▸ **Assigned task**
Working from the line that contains "Convert the prior" down to the last line below, repeat each line exactly.

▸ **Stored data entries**
== Segment start ==
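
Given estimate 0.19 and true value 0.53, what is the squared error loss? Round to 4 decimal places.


Squared error = (estimate - true)^2
Difference = -0.34
Loss = -0.34^2 = 0.1156

0.1156


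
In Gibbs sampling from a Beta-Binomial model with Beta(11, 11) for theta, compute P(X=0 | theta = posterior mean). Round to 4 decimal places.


Posterior mean = alpha/(alpha+beta) = 11/22 = 0.5
P(X=0|theta=mean) = 1 - theta = 0.5

0.5


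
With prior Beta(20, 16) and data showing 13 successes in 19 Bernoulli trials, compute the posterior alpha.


Conjugate update: alpha_posterior = alpha_prior + k
= 20 + 13 = 33

33


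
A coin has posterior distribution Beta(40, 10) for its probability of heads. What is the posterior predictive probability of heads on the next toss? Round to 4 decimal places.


Posterior predictive = E[theta] = alpha/(alpha+beta)
= 40/50
= 0.8

0.8


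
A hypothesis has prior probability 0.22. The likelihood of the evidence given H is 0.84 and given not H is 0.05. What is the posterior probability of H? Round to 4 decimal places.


Using Bayes' theorem:
P(E) = 0.22 * 0.84 + 0.78 * 0.05
P(E) = 0.2238
P(H|E) = (0.22 * 0.84) / 0.2238 = 0.8257

0.8257


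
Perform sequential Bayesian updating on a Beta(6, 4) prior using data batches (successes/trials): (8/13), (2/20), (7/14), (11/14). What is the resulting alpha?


Accumulate successes: 28
Posterior alpha = prior alpha + sum of successes
= 6 + 28 = 34

34


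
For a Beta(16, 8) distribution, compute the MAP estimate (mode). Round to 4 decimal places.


MAP = mode = (a-1)/(a+b-2)
= (16-1)/(16+8-2)
= 15/22 = 0.6818

0.6818


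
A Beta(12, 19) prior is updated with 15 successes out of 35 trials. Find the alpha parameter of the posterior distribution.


In the Beta-Binomial conjugate update:
alpha_post = alpha_prior + successes
= 12 + 15
= 27

27


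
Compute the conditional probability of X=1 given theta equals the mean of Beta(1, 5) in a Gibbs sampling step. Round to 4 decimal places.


Mean of Beta(1, 5) = 0.1667
P(X=1 | theta=0.1667) = 0.1667

0.1667


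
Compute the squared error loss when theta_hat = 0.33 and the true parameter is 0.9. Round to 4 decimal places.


L = (theta_hat - theta_true)^2
= (0.33 - 0.9)^2
= -0.57^2 = 0.3249

0.3249


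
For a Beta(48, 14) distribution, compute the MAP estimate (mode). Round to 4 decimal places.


MAP = mode = (a-1)/(a+b-2)
= (48-1)/(48+14-2)
= 47/60 = 0.7833

0.7833


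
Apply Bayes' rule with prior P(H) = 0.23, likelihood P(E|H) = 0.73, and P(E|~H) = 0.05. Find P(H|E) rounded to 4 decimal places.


Step 1: Compute marginal P(E) = P(E|H)P(H) + P(E|~H)P(~H)
= 0.73*0.23 + 0.05*0.77 = 0.2064
Step 2: P(H|E) = P(E|H)P(H)/P(E) = 0.1679/0.2064
= 0.8135

0.8135


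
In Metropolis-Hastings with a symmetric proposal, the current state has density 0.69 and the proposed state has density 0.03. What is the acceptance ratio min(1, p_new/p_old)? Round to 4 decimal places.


Ratio = p_new / p_old = 0.03 / 0.69 = 0.0435
Acceptance = min(1, 0.0435) = 0.0435

0.0435


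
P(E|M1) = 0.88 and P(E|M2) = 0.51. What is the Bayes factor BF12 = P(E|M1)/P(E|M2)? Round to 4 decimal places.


Bayes factor BF12 = P(E|M1) / P(E|M2)
= 0.88 / 0.51
= 1.7255

1.7255


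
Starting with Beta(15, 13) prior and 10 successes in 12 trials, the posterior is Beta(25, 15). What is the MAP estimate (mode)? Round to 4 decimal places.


The mode of Beta(a, b) when a > 1 and b > 1 is (a-1)/(a+b-2)
= (25 - 1) / (25 + 15 - 2)
= 24 / 38
= 0.6316

0.6316


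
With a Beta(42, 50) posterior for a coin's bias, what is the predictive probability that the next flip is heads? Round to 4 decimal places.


The predictive probability equals the posterior mean.
P(next = heads) = alpha / (alpha + beta)
= 42 / 92 = 0.4565

0.4565


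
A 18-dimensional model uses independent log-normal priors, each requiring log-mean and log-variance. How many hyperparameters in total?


Per parameter: 2 (log-mean and log-variance).
Total = 18 * 2 = 36

36


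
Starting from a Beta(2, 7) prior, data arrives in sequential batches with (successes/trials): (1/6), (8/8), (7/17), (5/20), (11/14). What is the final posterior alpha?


In sequential Bayesian updating, we sum all successes.
Total successes = 32
Final alpha = 2 + 32 = 34

34


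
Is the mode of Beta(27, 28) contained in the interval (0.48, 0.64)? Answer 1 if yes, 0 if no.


Mode = (a-1)/(a+b-2) = 26/53 = 0.4906
Interval: (0.48, 0.64)
Contains mode? 1

1


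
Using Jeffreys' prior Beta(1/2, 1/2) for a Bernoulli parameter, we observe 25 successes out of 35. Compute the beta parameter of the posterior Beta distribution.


Conjugate update: Beta(0.5 + k, 0.5 + n - k).
k = 25, n - k = 10
Posterior beta = 0.5 + (n - k) = 0.5 + 10 = 10.5

10.5


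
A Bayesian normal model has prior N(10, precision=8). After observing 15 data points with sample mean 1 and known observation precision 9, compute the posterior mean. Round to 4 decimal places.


Posterior mean = (prior_precision * prior_mean + n * data_precision * data_mean) / (prior_precision + n * data_precision)
Numerator = 8*10 + 15*9*1 = 215
Denominator = 8 + 15*9 = 143
Posterior mean = 1.5035

1.5035


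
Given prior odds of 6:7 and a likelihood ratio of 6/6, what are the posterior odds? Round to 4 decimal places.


Posterior odds = prior odds * LR
Prior odds = 6/7 = 0.8571
LR = 6/6 = 1.0
Posterior odds = 0.8571 * 1.0 = 0.8571

0.8571


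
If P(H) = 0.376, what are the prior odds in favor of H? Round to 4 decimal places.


Prior odds = P(H) / (1 - P(H))
= 0.376 / 0.624
= 0.6026

0.6026


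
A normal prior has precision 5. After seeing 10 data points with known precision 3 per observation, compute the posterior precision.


In the conjugate normal model, precisions add:
tau_posterior = tau_prior + n * tau_data
= 5 + 10*3 = 35

35


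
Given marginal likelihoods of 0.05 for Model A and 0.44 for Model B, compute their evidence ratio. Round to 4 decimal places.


Ratio = ML(A) / ML(B) = 0.05/0.44
= 0.1136

0.1136


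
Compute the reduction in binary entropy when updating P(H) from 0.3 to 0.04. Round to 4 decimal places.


H_before = -p*log2(p) - (1-p)*log2(1-p) for p=0.3: 0.8813
H_after for p=0.04: 0.2423
Reduction = 0.8813 - 0.2423 = 0.639

0.639


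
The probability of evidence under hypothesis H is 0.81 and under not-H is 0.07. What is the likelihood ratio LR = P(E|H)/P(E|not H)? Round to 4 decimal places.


LR = 0.81 / 0.07
= 11.5714

11.5714


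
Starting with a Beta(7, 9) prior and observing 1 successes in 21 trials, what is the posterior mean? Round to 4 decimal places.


Posterior parameters: alpha = 7 + 1 = 8
beta = 9 + 20 = 29
Posterior mean = alpha / (alpha + beta) = 8 / 37
= 0.2162

0.2162


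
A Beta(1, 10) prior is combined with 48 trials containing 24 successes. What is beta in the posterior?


In conjugate updating:
beta_posterior = beta_prior + (n - k)
= 10 + (48 - 24)
= 10 + 24 = 34

34


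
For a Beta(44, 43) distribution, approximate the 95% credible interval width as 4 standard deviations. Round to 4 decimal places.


Variance of Beta(a,b) = ab / ((a+b)^2 * (a+b+1))
= 44*43 / ((87)^2 * 88)
= 0.0028
SD = sqrt(0.0028) = 0.0533
Width = 4 * SD = 0.2132

0.2132


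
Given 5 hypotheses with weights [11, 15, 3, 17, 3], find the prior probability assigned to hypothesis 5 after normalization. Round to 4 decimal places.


To normalize, divide each weight by the sum of all weights.
Sum = 49
Prior(H5) = 3/49 = 0.0612

0.0612


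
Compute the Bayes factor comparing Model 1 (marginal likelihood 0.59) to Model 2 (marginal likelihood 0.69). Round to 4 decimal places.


BF12 = marginal likelihood of M1 / marginal likelihood of M2
= 0.59/0.69
= 0.8551

0.8551


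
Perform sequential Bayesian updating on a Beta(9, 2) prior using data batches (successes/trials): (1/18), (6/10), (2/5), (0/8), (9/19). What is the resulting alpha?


Accumulate successes: 18
Posterior alpha = prior alpha + sum of successes
= 9 + 18 = 27

27


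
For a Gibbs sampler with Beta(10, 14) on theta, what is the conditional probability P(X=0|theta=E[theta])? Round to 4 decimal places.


E[theta] = 10/(10+14) = 0.4167
P(X=0|theta) = 1 - theta = 0.5833

0.5833


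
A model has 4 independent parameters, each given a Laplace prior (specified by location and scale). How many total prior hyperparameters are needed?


Each Laplace prior needs 2 hyperparameters (location and scale).
Total = 2 * 4 = 8

8


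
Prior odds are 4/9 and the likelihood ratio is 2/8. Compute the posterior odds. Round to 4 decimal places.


Posterior odds = prior odds * likelihood ratio
= (4/9) * (2/8)
= 8 / 72
= 0.1111

0.1111


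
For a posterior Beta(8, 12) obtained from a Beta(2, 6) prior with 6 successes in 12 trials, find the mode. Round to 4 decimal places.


Mode = (alpha - 1) / (alpha + beta - 2)
= 7 / 18
= 0.3889

0.3889


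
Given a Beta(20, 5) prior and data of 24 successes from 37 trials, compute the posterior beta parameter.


Number of failures = 37 - 24 = 13
Posterior beta = 5 + 13 = 18

18


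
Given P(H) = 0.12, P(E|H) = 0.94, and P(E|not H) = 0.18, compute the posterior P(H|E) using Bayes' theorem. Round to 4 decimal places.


By Bayes' theorem: P(H|E) = P(E|H)*P(H) / P(E)
P(E) = P(E|H)*P(H) + P(E|not H)*P(not H)
P(E) = 0.94*0.12 + 0.18*0.88 = 0.2712
P(H|E) = 0.94*0.12 / 0.2712 = 0.4159

0.4159


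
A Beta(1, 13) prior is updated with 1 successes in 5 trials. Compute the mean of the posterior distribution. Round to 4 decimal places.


After update: Beta(2, 17)
Mean = 2 / (2 + 17) = 2 / 19
= 0.1053

0.1053


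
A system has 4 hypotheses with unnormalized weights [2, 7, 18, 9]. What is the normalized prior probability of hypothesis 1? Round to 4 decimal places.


The normalized prior is the weight divided by the total.
Total weight = 36
P(H1) = 2 / 36 = 0.0556

0.0556


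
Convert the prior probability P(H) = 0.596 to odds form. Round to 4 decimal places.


P(not H) = 1 - 0.596 = 0.404
Odds = 0.596 / 0.404 = 1.4752

1.4752


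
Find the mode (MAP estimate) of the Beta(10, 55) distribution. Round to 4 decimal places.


For Beta(a,b) with a,b > 1:
Mode = (a-1)/(a+b-2) = (10-1)/(65-2)
= 9/63 = 0.1429

0.1429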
== Segment end ==
▸ **Answer to this task**
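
Convert the prior probability P(H) = 0.596 to odds form. Round to 4 decimal places.


P(not H) = 1 - 0.596 = 0.404
Odds = 0.596 / 0.404 = 1.4752

1.4752


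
Find the mode (MAP estimate) of the Beta(10, 55) distribution. Round to 4 decimal places.


For Beta(a,b) with a,b > 1:
Mode = (a-1)/(a+b-2) = (10-1)/(65-2)
= 9/63 = 0.1429

0.1429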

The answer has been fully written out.